§ **EXERCISE PROMPT**: Below is a set of records. Repeat all of them exactly.
*** Opening of RECORDS SUPPLIED ***
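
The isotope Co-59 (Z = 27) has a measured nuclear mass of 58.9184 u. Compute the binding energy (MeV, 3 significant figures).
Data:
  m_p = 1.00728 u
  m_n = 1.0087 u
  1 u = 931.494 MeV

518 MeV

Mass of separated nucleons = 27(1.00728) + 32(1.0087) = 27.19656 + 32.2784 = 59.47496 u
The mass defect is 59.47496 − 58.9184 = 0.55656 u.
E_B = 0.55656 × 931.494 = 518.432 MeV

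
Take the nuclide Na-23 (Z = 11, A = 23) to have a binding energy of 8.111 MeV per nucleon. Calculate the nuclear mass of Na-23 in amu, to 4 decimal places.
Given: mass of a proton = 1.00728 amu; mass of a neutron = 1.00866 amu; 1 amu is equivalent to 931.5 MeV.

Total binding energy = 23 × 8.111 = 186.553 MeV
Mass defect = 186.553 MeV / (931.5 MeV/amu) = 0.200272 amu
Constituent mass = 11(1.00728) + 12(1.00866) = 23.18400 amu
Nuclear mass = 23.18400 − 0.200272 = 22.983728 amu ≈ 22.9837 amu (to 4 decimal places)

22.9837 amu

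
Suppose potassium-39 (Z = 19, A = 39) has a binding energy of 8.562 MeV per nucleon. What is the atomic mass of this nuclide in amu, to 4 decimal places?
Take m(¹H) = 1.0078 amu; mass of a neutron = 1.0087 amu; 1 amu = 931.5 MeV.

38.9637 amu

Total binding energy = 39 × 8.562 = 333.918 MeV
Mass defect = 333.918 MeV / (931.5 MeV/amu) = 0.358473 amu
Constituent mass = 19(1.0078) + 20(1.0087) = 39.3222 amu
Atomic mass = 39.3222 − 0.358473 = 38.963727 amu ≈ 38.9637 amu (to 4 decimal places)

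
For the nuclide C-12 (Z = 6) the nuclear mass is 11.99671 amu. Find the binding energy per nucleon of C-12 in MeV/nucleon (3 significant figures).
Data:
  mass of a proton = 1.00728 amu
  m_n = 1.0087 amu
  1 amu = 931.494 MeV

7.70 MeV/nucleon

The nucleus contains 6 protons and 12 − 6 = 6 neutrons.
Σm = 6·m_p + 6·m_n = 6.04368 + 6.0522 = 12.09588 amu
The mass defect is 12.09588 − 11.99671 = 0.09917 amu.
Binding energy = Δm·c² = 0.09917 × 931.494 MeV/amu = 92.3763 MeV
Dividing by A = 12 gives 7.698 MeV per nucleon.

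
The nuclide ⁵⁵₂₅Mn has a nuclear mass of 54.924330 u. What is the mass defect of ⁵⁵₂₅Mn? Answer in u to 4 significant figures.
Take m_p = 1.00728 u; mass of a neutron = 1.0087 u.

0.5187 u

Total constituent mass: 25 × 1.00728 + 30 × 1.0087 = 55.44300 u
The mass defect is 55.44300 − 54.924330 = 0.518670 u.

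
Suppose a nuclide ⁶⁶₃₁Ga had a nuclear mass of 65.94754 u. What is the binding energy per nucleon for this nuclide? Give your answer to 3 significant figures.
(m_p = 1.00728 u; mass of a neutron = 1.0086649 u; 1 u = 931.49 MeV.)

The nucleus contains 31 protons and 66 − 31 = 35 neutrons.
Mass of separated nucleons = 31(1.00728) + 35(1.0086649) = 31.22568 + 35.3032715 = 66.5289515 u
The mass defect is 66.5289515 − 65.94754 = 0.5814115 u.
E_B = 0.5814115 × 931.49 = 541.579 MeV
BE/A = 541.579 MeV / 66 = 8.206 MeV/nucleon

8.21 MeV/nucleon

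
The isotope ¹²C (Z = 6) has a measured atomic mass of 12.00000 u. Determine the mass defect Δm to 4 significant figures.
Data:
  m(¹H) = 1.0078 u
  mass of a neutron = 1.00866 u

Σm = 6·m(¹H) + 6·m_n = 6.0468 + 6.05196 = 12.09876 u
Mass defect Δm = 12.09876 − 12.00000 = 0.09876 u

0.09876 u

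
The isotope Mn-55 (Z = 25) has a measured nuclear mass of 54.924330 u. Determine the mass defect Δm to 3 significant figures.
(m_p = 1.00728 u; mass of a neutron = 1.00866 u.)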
*** Close of RECORDS SUPPLIED ***
§ **ANSWER BOX**:
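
The isotope Co-59 (Z = 27) has a measured nuclear mass of 58.9184 u. Compute the binding energy (MeV, 3 significant figures).
Data:
  m_p = 1.00728 u
  m_n = 1.0087 u
  1 u = 931.494 MeV

518 MeV

Mass of separated nucleons = 27(1.00728) + 32(1.0087) = 27.19656 + 32.2784 = 59.47496 u
The mass defect is 59.47496 − 58.9184 = 0.55656 u.
E_B = 0.55656 × 931.494 = 518.432 MeV

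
Take the nuclide Na-23 (Z = 11, A = 23) to have a binding energy of 8.111 MeV per nucleon. Calculate the nuclear mass of Na-23 in amu, to 4 decimal places.
Given: mass of a proton = 1.00728 amu; mass of a neutron = 1.00866 amu; 1 amu is equivalent to 931.5 MeV.

Total binding energy = 23 × 8.111 = 186.553 MeV
Mass defect = 186.553 MeV / (931.5 MeV/amu) = 0.200272 amu
Constituent mass = 11(1.00728) + 12(1.00866) = 23.18400 amu
Nuclear mass = 23.18400 − 0.200272 = 22.983728 amu ≈ 22.9837 amu (to 4 decimal places)

22.9837 amu

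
Suppose potassium-39 (Z = 19, A = 39) has a binding energy of 8.562 MeV per nucleon. What is the atomic mass of this nuclide in amu, to 4 decimal places?
Take m(¹H) = 1.0078 amu; mass of a neutron = 1.0087 amu; 1 amu = 931.5 MeV.

38.9637 amu

Total binding energy = 39 × 8.562 = 333.918 MeV
Mass defect = 333.918 MeV / (931.5 MeV/amu) = 0.358473 amu
Constituent mass = 19(1.0078) + 20(1.0087) = 39.3222 amu
Atomic mass = 39.3222 − 0.358473 = 38.963727 amu ≈ 38.9637 amu (to 4 decimal places)

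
For the nuclide C-12 (Z = 6) the nuclear mass is 11.99671 amu. Find the binding energy per nucleon of C-12 in MeV/nucleon (3 significant figures).
Data:
  mass of a proton = 1.00728 amu
  m_n = 1.0087 amu
  1 amu = 931.494 MeV

7.70 MeV/nucleon

The nucleus contains 6 protons and 12 − 6 = 6 neutrons.
Σm = 6·m_p + 6·m_n = 6.04368 + 6.0522 = 12.09588 amu
The mass defect is 12.09588 − 11.99671 = 0.09917 amu.
Binding energy = Δm·c² = 0.09917 × 931.494 MeV/amu = 92.3763 MeV
Dividing by A = 12 gives 7.698 MeV per nucleon.

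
The nuclide ⁵⁵₂₅Mn has a nuclear mass of 54.924330 u. What is the mass defect of ⁵⁵₂₅Mn? Answer in u to 4 significant figures.
Take m_p = 1.00728 u; mass of a neutron = 1.0087 u.

0.5187 u

Total constituent mass: 25 × 1.00728 + 30 × 1.0087 = 55.44300 u
The mass defect is 55.44300 − 54.924330 = 0.518670 u.

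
Suppose a nuclide ⁶⁶₃₁Ga had a nuclear mass of 65.94754 u. What is the binding energy per nucleon for this nuclide? Give your answer to 3 significant figures.
(m_p = 1.00728 u; mass of a neutron = 1.0086649 u; 1 u = 931.49 MeV.)

The nucleus contains 31 protons and 66 − 31 = 35 neutrons.
Mass of separated nucleons = 31(1.00728) + 35(1.0086649) = 31.22568 + 35.3032715 = 66.5289515 u
The mass defect is 66.5289515 − 65.94754 = 0.5814115 u.
E_B = 0.5814115 × 931.49 = 541.579 MeV
BE/A = 541.579 MeV / 66 = 8.206 MeV/nucleon

8.21 MeV/nucleon

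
The isotope ¹²C (Z = 6) has a measured atomic mass of 12.00000 u. Determine the mass defect Δm to 4 significant figures.
Data:
  m(¹H) = 1.0078 u
  mass of a neutron = 1.00866 u

Σm = 6·m(¹H) + 6·m_n = 6.0468 + 6.05196 = 12.09876 u
Mass defect Δm = 12.09876 − 12.00000 = 0.09876 u

0.09876 u

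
The isotope Mn-55 (Z = 25) has a measured nuclear mass of 54.924330 u. Determine the mass defect Δm to 3 significant figures.
(m_p = 1.00728 u; mass of a neutron = 1.00866 u.)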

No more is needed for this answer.